◆ Exercise directions ◆
Reproduce the data word for word, keeping every line complete.

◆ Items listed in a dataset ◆
####################
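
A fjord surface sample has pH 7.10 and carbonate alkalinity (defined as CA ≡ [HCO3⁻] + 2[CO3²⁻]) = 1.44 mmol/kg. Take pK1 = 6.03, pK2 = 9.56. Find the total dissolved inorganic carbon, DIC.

CA = [HCO3⁻] + 2[CO3²⁻] = (α₁ + 2α₂)·DIC
At pH 7.10: [H⁺]/K1 = 10^-1.07 = 0.085114, K2/[H⁺] = 10^-2.46 = 0.0034674
α₁ = 1/(1 + 0.085114 + 0.0034674) = 1/1.0886 = 0.9186; α₂ = α₁·K2/[H⁺] = 0.003185
α₁ + 2α₂ = 0.9250
DIC = CA / (α₁ + 2α₂) = 1.44 / 0.9250 = 1.56 mmol/kg

DIC = 1.56 mmol/kg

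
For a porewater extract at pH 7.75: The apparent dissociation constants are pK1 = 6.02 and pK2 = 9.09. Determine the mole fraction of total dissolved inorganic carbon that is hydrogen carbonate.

α₁ = 1 / (1 + [H⁺]/K1 + K2/[H⁺]) = 1 / (1 + 10^-1.73 + 10^-1.34)
   = 1 / (1 + 0.018621 + 0.045709) = 1/1.0643 = 0.9396

α₁ = 0.940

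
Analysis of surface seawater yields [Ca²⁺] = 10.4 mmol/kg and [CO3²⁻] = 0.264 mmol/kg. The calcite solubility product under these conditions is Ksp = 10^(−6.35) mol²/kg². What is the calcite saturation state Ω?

Ω = 6.15

Ksp = 10^(−6.35) = 4.467×10^-7
Ω = [Ca²⁺][CO3²⁻]/Ksp = (10.4×10^-3)(0.264×10^-3) / 4.467×10^-7 = 6.15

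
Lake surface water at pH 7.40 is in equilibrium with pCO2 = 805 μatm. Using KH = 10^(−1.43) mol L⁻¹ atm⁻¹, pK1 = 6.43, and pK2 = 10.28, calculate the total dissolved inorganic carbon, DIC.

[CO2*] = KH · pCO2 = 10^(−1.43) × 805×10^-6 = 2.991×10^-5 mol/L
α₀ = 1/(1 + K1/[H⁺] + K1K2/[H⁺]²) = 1/(1 + 10^+0.97 + 10^-1.91) = 0.09667
DIC = [CO2*]/α₀ = 2.991×10^-5 / 0.09667 = 0.309 mmol/L

DIC = 0.309 mmol/L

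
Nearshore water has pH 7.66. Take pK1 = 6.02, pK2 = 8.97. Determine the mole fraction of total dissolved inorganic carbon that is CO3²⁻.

α₂ = 0.0457

α₂ = 1 / (1 + [H⁺]/K2 + [H⁺]²/(K1K2)) = 1 / (1 + 10^+1.31 + 10^-0.33)
   = 1 / (1 + 20.417 + 0.46774) = 1/21.885 = 0.04569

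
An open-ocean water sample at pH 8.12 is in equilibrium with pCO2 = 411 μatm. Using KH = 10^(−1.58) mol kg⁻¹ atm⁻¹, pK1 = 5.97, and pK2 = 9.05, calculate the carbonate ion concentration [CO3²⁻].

[CO2*] = KH · pCO2 = 10^(−1.58) × 411×10^-6 = 1.081×10^-5 mol/kg
α₀ = 1/(1 + K1/[H⁺] + K1K2/[H⁺]²) = 1/(1 + 10^+2.15 + 10^+1.22) = 0.006295
DIC = [CO2*]/α₀ = 1.081×10^-5 / 0.006295 = 1.717 mmol/kg
[CO3²⁻] = α₂·DIC; α₂ = 0.1045, so [CO3²⁻] = 0.1045 × 1.717 = 0.179 mmol/kg

[CO3²⁻] = 0.179 mmol/kg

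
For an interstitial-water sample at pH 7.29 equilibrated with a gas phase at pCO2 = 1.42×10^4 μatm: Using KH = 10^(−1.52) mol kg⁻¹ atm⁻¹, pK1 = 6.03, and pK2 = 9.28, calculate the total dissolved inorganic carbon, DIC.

[CO2*] = KH · pCO2 = 10^(−1.52) × 1.42×10^4×10^-6 = 4.288×10^-4 mol/kg
α₀ = 1/(1 + K1/[H⁺] + K1K2/[H⁺]²) = 1/(1 + 10^+1.26 + 10^-0.73) = 0.05159
DIC = [CO2*]/α₀ = 4.288×10^-4 / 0.05159 = 8.31 mmol/kg

DIC = 8.31 mmol/kg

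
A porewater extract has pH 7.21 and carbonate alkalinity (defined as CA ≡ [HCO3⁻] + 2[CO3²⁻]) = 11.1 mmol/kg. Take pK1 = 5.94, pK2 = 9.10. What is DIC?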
####################
◆ Solution to this problem ◆
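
A fjord surface sample has pH 7.10 and carbonate alkalinity (defined as CA ≡ [HCO3⁻] + 2[CO3²⁻]) = 1.44 mmol/kg. Take pK1 = 6.03, pK2 = 9.56. Find the total dissolved inorganic carbon, DIC.

CA = [HCO3⁻] + 2[CO3²⁻] = (α₁ + 2α₂)·DIC
At pH 7.10: [H⁺]/K1 = 10^-1.07 = 0.085114, K2/[H⁺] = 10^-2.46 = 0.0034674
α₁ = 1/(1 + 0.085114 + 0.0034674) = 1/1.0886 = 0.9186; α₂ = α₁·K2/[H⁺] = 0.003185
α₁ + 2α₂ = 0.9250
DIC = CA / (α₁ + 2α₂) = 1.44 / 0.9250 = 1.56 mmol/kg

DIC = 1.56 mmol/kg

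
For a porewater extract at pH 7.75: The apparent dissociation constants are pK1 = 6.02 and pK2 = 9.09. Determine the mole fraction of total dissolved inorganic carbon that is hydrogen carbonate.

α₁ = 1 / (1 + [H⁺]/K1 + K2/[H⁺]) = 1 / (1 + 10^-1.73 + 10^-1.34)
   = 1 / (1 + 0.018621 + 0.045709) = 1/1.0643 = 0.9396

α₁ = 0.940

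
Analysis of surface seawater yields [Ca²⁺] = 10.4 mmol/kg and [CO3²⁻] = 0.264 mmol/kg. The calcite solubility product under these conditions is Ksp = 10^(−6.35) mol²/kg². What is the calcite saturation state Ω?

Ω = 6.15

Ksp = 10^(−6.35) = 4.467×10^-7
Ω = [Ca²⁺][CO3²⁻]/Ksp = (10.4×10^-3)(0.264×10^-3) / 4.467×10^-7 = 6.15

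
Lake surface water at pH 7.40 is in equilibrium with pCO2 = 805 μatm. Using KH = 10^(−1.43) mol L⁻¹ atm⁻¹, pK1 = 6.43, and pK2 = 10.28, calculate the total dissolved inorganic carbon, DIC.

[CO2*] = KH · pCO2 = 10^(−1.43) × 805×10^-6 = 2.991×10^-5 mol/L
α₀ = 1/(1 + K1/[H⁺] + K1K2/[H⁺]²) = 1/(1 + 10^+0.97 + 10^-1.91) = 0.09667
DIC = [CO2*]/α₀ = 2.991×10^-5 / 0.09667 = 0.309 mmol/L

DIC = 0.309 mmol/L

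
Nearshore water has pH 7.66. Take pK1 = 6.02, pK2 = 8.97. Determine the mole fraction of total dissolved inorganic carbon that is CO3²⁻.

α₂ = 0.0457

α₂ = 1 / (1 + [H⁺]/K2 + [H⁺]²/(K1K2)) = 1 / (1 + 10^+1.31 + 10^-0.33)
   = 1 / (1 + 20.417 + 0.46774) = 1/21.885 = 0.04569

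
An open-ocean water sample at pH 8.12 is in equilibrium with pCO2 = 411 μatm. Using KH = 10^(−1.58) mol kg⁻¹ atm⁻¹, pK1 = 5.97, and pK2 = 9.05, calculate the carbonate ion concentration [CO3²⁻].

[CO2*] = KH · pCO2 = 10^(−1.58) × 411×10^-6 = 1.081×10^-5 mol/kg
α₀ = 1/(1 + K1/[H⁺] + K1K2/[H⁺]²) = 1/(1 + 10^+2.15 + 10^+1.22) = 0.006295
DIC = [CO2*]/α₀ = 1.081×10^-5 / 0.006295 = 1.717 mmol/kg
[CO3²⁻] = α₂·DIC; α₂ = 0.1045, so [CO3²⁻] = 0.1045 × 1.717 = 0.179 mmol/kg

[CO3²⁻] = 0.179 mmol/kg

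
For an interstitial-water sample at pH 7.29 equilibrated with a gas phase at pCO2 = 1.42×10^4 μatm: Using KH = 10^(−1.52) mol kg⁻¹ atm⁻¹, pK1 = 6.03, and pK2 = 9.28, calculate the total dissolved inorganic carbon, DIC.

[CO2*] = KH · pCO2 = 10^(−1.52) × 1.42×10^4×10^-6 = 4.288×10^-4 mol/kg
α₀ = 1/(1 + K1/[H⁺] + K1K2/[H⁺]²) = 1/(1 + 10^+1.26 + 10^-0.73) = 0.05159
DIC = [CO2*]/α₀ = 4.288×10^-4 / 0.05159 = 8.31 mmol/kg

DIC = 8.31 mmol/kg

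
A porewater extract has pH 7.21 and carbonate alkalinity (defined as CA ≡ [HCO3⁻] + 2[CO3²⁻]) = 11.1 mmol/kg. Take pK1 = 5.94, pK2 = 9.10. What is DIC?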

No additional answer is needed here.